> [Work task]: Your task is to gather the lines below that hold the string "ecologist".

> [Records for processing]:
╭──

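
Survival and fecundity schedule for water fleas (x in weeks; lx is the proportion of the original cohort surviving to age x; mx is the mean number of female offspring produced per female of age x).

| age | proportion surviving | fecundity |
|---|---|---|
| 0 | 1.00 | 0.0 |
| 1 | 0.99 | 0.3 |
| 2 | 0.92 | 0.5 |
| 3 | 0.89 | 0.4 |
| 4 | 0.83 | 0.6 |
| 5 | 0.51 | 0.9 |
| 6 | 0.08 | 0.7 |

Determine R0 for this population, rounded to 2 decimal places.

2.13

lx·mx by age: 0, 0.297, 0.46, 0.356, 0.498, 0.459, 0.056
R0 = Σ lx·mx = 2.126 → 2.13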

╰──
╭──

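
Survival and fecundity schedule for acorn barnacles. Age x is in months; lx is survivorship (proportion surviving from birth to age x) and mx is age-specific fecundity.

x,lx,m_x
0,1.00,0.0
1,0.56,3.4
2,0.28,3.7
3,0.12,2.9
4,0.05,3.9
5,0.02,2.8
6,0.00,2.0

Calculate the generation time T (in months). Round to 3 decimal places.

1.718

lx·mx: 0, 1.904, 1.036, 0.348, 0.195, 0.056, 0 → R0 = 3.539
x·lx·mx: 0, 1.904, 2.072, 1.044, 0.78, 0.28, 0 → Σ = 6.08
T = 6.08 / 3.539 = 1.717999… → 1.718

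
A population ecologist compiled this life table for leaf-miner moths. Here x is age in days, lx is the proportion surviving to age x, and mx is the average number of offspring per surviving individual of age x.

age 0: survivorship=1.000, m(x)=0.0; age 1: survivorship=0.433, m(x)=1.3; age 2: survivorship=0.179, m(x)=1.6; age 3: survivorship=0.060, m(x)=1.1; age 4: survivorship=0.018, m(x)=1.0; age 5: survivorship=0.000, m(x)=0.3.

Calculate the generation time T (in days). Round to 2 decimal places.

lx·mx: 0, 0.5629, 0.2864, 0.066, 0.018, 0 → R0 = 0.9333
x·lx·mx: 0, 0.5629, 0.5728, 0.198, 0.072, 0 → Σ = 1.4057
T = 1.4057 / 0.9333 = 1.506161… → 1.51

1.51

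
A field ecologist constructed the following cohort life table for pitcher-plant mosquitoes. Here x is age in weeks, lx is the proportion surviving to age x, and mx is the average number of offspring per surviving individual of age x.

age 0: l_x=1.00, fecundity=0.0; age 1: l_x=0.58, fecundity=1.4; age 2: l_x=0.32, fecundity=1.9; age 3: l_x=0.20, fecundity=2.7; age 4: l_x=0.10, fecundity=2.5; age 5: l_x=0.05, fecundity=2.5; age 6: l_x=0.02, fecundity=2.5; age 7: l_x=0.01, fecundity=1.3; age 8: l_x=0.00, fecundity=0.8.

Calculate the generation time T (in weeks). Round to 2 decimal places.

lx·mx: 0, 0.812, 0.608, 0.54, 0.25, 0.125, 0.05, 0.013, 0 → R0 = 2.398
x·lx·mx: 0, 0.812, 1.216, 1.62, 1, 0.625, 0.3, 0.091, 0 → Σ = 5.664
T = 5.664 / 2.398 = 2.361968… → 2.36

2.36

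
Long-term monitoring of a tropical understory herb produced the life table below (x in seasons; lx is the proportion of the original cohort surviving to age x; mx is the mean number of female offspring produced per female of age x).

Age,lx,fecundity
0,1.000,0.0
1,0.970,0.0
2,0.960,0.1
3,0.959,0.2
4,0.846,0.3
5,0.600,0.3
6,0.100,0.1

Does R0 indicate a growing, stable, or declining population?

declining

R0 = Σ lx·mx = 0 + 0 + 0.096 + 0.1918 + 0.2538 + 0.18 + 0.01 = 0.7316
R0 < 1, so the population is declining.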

╰──
╭──

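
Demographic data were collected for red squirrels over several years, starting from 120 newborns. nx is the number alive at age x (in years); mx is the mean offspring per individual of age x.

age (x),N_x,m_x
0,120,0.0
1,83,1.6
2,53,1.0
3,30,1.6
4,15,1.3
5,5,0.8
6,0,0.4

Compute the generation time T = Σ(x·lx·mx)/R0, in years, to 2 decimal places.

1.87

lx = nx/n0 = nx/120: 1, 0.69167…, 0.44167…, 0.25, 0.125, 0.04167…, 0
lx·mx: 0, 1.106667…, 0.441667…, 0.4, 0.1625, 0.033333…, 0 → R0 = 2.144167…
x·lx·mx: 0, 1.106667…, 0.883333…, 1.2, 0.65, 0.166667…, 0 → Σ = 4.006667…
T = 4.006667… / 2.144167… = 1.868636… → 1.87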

╰──

> [Exercise solution]:
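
A population ecologist compiled this life table for leaf-miner moths. Here x is age in days, lx is the proportion surviving to age x, and mx is the average number of offspring per surviving individual of age x.
A field ecologist constructed the following cohort life table for pitcher-plant mosquitoes. Here x is age in weeks, lx is the proportion surviving to age x, and mx is the average number of offspring per surviving individual of age x.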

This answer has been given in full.